> [TASK INSTRUCTIONS] Restate exactly the lines from the top of the listing below to the line containing "five pinecone come on trout"; the remaining lines are not wanted.

>>>

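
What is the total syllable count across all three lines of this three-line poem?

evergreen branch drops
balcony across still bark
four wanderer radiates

19

Line 1: evergreen(3) + branch(1) + drops(1) = 5
Line 2: balcony(3) + across(2) + still(1) + bark(1) = 7
Line 3: four(1) + wanderer(3) + radiates(3) = 7
Total: 5 + 7 + 7 = 19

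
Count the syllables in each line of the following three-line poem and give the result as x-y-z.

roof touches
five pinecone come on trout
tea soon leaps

3-6-3

Line 1: roof(1) + touches(2) = 3
Line 2: five(1) + pinecone(2) + come(1) + on(1) + trout(1) = 6
Line 3: tea(1) + soon(1) + leaps(1) = 3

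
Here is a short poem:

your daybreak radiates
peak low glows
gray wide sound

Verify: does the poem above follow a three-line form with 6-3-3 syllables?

Yes

Line 1: your (1), daybreak (2), radiates (3) → 6 ✓
Line 2: peak (1), low (1), glows (1) → 3 ✓
Line 3: gray (1), wide (1), sound (1) → 3 ✓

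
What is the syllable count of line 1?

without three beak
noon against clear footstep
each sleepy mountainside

4

Line 1: without(2) + three(1) + beak(1) = 4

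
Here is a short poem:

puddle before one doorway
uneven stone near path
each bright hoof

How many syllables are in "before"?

2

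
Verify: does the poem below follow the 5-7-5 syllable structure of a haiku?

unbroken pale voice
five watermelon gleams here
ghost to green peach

No

Line 1: "unbroken pale voice": 3+1+1 = 5 ✓
Line 2: "five watermelon gleams here": 1+4+1+1 = 7 ✓
Line 3: "ghost to green peach": 1+1+1+1 = 4 (expected 5)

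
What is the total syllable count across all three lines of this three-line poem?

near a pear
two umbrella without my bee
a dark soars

14

Line 1: "near a pear": 1+1+1 = 3
Line 2: "two umbrella without my bee": 1+3+2+1+1 = 8
Line 3: "a dark soars": 1+1+1 = 3
Total: 3 + 8 + 3 = 14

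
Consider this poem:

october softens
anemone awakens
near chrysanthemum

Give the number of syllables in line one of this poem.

5

Line one: october (3), softens (2) → 5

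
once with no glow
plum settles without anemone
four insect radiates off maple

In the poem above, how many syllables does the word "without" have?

2

"without" has 2 syllables.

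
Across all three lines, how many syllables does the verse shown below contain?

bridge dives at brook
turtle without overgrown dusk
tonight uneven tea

Line 1: "bridge dives at brook": 1+1+1+1 = 4
Line 2: "turtle without overgrown dusk": 2+2+3+1 = 8
Line 3: "tonight uneven tea": 2+3+1 = 6
Total: 4 + 8 + 6 = 18

18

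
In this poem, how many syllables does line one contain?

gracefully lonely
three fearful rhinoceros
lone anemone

Line one: gracefully (3), lonely (2) → 5

5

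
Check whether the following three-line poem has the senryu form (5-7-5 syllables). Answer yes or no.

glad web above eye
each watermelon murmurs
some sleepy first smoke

Yes

Line 1: "glad web above eye": 1+1+2+1 = 5 ✓
Line 2: "each watermelon murmurs": 1+4+2 = 7 ✓
Line 3: "some sleepy first smoke": 1+2+1+1 = 5 ✓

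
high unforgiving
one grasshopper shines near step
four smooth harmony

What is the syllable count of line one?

5

Line one: "high unforgiving": 1+4 = 5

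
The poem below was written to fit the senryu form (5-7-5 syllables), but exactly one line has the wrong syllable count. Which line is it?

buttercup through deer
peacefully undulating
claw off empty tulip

Line 1: buttercup(3) + through(1) + deer(1) = 5 ✓
Line 2: peacefully(3) + undulating(4) = 7 ✓
Line 3: claw(1) + off(1) + empty(2) + tulip(2) = 6 (expected 5)

The third line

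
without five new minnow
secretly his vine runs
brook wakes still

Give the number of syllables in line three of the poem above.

Line three: brook (1), wakes (1), still (1) → 3

3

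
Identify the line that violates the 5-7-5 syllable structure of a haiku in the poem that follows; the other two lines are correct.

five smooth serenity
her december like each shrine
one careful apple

Line 1

Line 1: "five smooth serenity": 1+1+4 = 6 (expected 5)
Line 2: "her december like each shrine": 1+3+1+1+1 = 7 ✓
Line 3: "one careful apple": 1+2+2 = 5 ✓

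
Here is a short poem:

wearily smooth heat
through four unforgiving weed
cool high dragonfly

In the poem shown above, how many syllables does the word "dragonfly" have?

3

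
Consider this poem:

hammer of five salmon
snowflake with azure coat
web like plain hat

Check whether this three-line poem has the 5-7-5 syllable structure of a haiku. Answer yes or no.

No

Line 1: "hammer of five salmon": 2+1+1+2 = 6 (expected 5)
Line 2: "snowflake with azure coat": 2+1+2+1 = 6 (expected 7)
Line 3: "web like plain hat": 1+1+1+1 = 4 (expected 5)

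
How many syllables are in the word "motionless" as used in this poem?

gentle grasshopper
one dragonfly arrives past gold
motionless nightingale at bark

3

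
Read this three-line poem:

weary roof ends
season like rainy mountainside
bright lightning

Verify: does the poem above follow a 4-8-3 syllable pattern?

Line 1: "weary roof ends": 2+1+1 = 4 ✓
Line 2: "season like rainy mountainside": 2+1+2+3 = 8 ✓
Line 3: "bright lightning": 1+2 = 3 ✓

Yes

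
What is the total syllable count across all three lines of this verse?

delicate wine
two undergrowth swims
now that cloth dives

Line 1: delicate (3), wine (1) → 4
Line 2: two (1), undergrowth (3), swims (1) → 5
Line 3: now (1), that (1), cloth (1), dives (1) → 4
Total: 4 + 5 + 4 = 13

13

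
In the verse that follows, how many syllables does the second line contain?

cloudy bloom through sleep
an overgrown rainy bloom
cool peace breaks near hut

The second line: an(1) + overgrown(3) + rainy(2) + bloom(1) = 7

7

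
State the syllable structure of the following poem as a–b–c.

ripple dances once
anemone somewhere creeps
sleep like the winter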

<<<

> [ANSWER]
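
What is the total syllable count across all three lines of this three-line poem?

evergreen branch drops
balcony across still bark
four wanderer radiates

19

Line 1: evergreen(3) + branch(1) + drops(1) = 5
Line 2: balcony(3) + across(2) + still(1) + bark(1) = 7
Line 3: four(1) + wanderer(3) + radiates(3) = 7
Total: 5 + 7 + 7 = 19

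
Count the syllables in each line of the following three-line poem and give the result as x-y-z.

roof touches
five pinecone come on trout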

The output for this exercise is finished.